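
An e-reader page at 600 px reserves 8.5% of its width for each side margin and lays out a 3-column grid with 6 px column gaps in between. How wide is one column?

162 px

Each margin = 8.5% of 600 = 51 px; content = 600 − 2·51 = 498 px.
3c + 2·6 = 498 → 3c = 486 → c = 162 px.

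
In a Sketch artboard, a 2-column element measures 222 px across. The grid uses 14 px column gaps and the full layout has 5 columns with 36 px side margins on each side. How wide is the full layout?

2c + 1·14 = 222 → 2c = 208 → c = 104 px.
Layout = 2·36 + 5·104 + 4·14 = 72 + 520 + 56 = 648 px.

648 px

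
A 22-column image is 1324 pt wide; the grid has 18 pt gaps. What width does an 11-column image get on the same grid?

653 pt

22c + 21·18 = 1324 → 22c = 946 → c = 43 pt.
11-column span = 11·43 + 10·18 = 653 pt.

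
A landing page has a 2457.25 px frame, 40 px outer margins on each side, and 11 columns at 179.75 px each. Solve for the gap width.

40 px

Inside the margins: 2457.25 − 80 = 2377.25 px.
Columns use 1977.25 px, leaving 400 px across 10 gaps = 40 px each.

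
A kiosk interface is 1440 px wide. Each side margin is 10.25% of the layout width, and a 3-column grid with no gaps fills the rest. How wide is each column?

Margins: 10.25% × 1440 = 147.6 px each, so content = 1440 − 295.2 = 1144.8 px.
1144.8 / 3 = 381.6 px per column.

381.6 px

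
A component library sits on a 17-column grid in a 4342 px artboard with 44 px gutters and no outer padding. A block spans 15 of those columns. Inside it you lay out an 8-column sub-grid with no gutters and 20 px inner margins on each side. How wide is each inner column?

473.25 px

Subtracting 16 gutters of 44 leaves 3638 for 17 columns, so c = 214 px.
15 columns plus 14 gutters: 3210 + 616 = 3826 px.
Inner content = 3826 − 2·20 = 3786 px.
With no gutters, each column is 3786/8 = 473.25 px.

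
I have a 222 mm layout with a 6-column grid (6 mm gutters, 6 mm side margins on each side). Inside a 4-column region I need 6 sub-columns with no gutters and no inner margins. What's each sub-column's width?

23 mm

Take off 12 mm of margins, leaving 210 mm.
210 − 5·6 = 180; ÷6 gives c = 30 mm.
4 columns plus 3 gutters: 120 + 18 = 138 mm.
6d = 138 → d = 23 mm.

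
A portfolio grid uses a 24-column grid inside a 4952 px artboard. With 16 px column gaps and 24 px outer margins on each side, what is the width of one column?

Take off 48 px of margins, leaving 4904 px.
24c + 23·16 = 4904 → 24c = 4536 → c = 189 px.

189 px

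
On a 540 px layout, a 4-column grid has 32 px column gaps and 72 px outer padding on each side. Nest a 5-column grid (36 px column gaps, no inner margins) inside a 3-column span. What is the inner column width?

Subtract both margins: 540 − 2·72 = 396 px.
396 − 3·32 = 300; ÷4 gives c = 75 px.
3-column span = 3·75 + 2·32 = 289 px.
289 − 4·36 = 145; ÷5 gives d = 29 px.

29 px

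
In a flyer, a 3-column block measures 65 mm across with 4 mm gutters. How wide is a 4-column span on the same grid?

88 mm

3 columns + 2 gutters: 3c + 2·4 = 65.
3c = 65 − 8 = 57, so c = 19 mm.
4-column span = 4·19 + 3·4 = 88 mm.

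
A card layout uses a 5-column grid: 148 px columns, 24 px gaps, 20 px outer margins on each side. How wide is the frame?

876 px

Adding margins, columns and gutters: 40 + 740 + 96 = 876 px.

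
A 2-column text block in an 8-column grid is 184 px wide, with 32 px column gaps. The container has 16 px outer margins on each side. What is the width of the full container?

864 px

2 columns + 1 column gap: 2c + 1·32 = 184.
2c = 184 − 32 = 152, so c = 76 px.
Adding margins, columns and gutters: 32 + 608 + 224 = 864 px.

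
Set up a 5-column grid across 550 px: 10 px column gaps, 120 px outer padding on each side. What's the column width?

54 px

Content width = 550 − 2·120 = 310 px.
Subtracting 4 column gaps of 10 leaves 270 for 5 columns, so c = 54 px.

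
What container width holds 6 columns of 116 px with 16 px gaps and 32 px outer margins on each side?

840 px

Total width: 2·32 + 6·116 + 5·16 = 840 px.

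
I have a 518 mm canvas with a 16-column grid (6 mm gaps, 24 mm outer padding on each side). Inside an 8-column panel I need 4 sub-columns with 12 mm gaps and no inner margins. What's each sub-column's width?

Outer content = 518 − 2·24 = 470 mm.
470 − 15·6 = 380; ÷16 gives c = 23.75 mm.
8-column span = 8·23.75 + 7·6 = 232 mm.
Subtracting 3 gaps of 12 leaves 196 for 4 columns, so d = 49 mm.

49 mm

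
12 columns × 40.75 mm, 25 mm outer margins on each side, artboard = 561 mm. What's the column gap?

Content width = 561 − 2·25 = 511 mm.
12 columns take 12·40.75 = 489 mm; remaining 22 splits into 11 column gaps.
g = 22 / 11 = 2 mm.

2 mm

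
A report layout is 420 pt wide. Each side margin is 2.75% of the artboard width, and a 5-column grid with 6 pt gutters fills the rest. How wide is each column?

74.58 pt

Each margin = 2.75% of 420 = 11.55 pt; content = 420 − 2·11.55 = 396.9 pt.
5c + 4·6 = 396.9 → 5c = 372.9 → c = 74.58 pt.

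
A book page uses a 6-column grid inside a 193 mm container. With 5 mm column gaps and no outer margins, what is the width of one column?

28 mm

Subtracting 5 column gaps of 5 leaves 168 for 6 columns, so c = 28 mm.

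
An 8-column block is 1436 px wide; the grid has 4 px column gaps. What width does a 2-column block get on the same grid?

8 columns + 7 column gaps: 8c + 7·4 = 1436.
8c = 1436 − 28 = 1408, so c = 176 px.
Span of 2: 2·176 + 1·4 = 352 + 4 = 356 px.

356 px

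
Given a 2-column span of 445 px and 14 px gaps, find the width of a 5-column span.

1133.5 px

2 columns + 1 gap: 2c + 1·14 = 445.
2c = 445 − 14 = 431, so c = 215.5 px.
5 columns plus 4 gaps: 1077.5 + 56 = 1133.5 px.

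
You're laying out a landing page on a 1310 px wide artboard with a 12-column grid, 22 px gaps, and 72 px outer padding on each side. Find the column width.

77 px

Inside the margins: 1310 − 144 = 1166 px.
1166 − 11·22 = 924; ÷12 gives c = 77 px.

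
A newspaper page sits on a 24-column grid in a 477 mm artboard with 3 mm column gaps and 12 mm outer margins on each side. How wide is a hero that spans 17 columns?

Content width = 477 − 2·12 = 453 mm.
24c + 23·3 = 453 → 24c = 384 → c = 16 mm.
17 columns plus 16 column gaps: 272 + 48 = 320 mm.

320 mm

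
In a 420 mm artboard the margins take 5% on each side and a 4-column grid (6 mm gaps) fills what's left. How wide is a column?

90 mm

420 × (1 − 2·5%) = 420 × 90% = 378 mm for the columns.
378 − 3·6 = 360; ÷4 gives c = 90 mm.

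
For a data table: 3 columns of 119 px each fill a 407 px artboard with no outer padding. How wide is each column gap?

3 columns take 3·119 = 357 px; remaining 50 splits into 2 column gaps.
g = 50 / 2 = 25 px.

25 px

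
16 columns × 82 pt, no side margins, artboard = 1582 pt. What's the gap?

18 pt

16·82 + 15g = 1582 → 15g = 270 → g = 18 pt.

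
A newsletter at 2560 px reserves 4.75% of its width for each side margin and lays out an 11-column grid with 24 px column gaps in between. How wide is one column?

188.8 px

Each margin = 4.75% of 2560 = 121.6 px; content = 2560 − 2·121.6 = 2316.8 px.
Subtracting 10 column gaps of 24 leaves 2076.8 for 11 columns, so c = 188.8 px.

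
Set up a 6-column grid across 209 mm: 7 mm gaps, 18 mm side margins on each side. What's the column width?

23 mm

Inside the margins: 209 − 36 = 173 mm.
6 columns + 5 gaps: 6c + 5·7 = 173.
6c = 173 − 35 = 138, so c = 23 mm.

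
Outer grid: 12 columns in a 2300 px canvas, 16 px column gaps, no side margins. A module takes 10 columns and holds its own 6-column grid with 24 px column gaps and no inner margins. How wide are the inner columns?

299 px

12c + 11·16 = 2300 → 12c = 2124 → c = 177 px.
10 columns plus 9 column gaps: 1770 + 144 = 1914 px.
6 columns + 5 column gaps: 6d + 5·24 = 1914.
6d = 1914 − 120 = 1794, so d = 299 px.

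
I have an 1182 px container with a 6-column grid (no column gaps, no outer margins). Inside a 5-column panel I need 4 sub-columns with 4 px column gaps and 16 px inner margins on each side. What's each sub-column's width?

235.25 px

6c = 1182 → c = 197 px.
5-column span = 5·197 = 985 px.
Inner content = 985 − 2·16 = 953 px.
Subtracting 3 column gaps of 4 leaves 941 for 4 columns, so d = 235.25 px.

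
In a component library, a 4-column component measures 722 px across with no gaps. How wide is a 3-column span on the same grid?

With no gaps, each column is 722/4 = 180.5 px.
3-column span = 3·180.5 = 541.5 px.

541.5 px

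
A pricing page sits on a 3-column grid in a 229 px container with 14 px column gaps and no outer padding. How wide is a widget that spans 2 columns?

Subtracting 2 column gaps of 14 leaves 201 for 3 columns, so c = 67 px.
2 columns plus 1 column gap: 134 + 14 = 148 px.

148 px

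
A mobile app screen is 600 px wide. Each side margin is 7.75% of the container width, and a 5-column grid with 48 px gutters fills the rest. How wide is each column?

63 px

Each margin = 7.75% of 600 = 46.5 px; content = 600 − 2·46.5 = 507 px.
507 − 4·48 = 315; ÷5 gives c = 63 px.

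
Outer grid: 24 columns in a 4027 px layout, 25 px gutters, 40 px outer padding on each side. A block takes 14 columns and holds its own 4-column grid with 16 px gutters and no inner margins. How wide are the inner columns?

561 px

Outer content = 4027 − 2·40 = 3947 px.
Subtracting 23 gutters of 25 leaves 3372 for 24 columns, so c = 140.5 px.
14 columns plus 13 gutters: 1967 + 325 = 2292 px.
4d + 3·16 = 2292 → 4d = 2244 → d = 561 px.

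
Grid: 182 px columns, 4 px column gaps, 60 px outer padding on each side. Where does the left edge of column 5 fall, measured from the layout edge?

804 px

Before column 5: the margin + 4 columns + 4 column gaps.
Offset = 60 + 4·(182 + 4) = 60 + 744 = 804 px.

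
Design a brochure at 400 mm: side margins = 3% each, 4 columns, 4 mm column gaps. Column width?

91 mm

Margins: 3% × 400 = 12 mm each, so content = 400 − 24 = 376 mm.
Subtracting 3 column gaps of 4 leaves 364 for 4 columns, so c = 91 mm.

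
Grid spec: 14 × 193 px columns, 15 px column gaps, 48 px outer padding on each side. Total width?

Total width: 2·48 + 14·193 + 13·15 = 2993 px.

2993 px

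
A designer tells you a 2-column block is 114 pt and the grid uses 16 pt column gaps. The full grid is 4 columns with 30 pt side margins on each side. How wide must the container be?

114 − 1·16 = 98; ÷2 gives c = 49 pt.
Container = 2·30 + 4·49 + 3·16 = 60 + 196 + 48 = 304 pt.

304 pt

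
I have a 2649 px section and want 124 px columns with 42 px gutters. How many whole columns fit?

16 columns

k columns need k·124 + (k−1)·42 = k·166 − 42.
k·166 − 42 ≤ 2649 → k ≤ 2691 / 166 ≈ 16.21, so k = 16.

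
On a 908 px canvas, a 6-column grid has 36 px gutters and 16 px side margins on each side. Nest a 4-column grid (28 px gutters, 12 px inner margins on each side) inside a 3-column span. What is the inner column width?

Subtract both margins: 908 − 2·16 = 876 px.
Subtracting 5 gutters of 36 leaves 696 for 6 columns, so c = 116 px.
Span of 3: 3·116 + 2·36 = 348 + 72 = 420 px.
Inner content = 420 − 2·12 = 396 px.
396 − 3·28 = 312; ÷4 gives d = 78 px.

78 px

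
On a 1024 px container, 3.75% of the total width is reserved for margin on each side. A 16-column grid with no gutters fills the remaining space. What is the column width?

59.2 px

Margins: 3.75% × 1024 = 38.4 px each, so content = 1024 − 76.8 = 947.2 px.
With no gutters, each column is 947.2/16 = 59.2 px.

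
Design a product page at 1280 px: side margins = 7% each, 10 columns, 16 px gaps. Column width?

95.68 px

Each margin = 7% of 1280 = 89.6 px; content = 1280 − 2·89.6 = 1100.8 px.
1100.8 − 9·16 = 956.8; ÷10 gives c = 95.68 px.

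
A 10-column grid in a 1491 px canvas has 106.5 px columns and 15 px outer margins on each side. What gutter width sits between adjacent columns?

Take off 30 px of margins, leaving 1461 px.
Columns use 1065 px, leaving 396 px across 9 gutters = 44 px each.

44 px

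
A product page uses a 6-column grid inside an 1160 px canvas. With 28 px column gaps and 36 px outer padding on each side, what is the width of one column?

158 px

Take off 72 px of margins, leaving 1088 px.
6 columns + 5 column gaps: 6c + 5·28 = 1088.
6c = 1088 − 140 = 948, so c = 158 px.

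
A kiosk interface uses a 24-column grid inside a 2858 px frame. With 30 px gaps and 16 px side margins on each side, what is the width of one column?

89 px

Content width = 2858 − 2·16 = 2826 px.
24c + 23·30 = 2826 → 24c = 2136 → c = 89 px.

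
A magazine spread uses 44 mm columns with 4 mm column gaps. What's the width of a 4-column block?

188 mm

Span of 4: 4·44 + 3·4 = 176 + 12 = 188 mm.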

+++

◆ **Assignment**:
The lines from the one containing "A 10-column grid" to the final line of the listing above must be set down exactly, both included.

◆ **Exercise output**:
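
A 10-column grid in a 1491 px canvas has 106.5 px columns and 15 px outer margins on each side. What gutter width sits between adjacent columns?

Take off 30 px of margins, leaving 1461 px.
Columns use 1065 px, leaving 396 px across 9 gutters = 44 px each.

44 px

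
A product page uses a 6-column grid inside an 1160 px canvas. With 28 px column gaps and 36 px outer padding on each side, what is the width of one column?

158 px

Take off 72 px of margins, leaving 1088 px.
6 columns + 5 column gaps: 6c + 5·28 = 1088.
6c = 1088 − 140 = 948, so c = 158 px.

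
A kiosk interface uses a 24-column grid inside a 2858 px frame. With 30 px gaps and 16 px side margins on each side, what is the width of one column?

89 px

Content width = 2858 − 2·16 = 2826 px.
24c + 23·30 = 2826 → 24c = 2136 → c = 89 px.

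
A magazine spread uses 44 mm columns with 4 mm column gaps. What's the width of a 4-column block?

188 mm

Span of 4: 4·44 + 3·4 = 176 + 12 = 188 mm.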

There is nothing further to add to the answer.